Copy each line below without leaving any out.
━━━ SUPPLIED ENTRIES
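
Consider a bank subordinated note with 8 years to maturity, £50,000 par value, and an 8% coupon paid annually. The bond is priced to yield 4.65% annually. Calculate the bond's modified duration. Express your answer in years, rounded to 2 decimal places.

6.11 years

Periodic yield y = 0.0465. First find Macaulay duration:
  t   CF        PV=CF/(1+0.0465)^t    t·PV
  1     4,000.00     3,822.2647     3,822.2647
  2     4,000.00     3,652.4268     7,304.8537
  3     4,000.00     3,490.1355    10,470.4066
  4     4,000.00     3,335.0555    13,340.2218
  5     4,000.00     3,186.8662    15,934.3309
  6     4,000.00     3,045.2615    18,271.5691
  7     4,000.00     2,909.9489    20,369.6423
  8    54,000.00    37,538.7579   300,310.0632
  Σ                 60,980.7170   389,823.3524
P = 60,980.7170; Macaulay duration = 389,823.3524 / 60,980.7170 = 6.39257 years.
Modified duration = D_Mac / (1 + y) = 6.39257 / 1.0465 = 6.10852 years.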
━━━━━━
OUTPUT OF THE EXERCISE:
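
Consider a bank subordinated note with 8 years to maturity, £50,000 par value, and an 8% coupon paid annually. The bond is priced to yield 4.65% annually. Calculate the bond's modified duration. Express your answer in years, rounded to 2 decimal places.

6.11 years

Periodic yield y = 0.0465. First find Macaulay duration:
  t   CF        PV=CF/(1+0.0465)^t    t·PV
  1     4,000.00     3,822.2647     3,822.2647
  2     4,000.00     3,652.4268     7,304.8537
  3     4,000.00     3,490.1355    10,470.4066
  4     4,000.00     3,335.0555    13,340.2218
  5     4,000.00     3,186.8662    15,934.3309
  6     4,000.00     3,045.2615    18,271.5691
  7     4,000.00     2,909.9489    20,369.6423
  8    54,000.00    37,538.7579   300,310.0632
  Σ                 60,980.7170   389,823.3524
P = 60,980.7170; Macaulay duration = 389,823.3524 / 60,980.7170 = 6.39257 years.
Modified duration = D_Mac / (1 + y) = 6.39257 / 1.0465 = 6.10852 years.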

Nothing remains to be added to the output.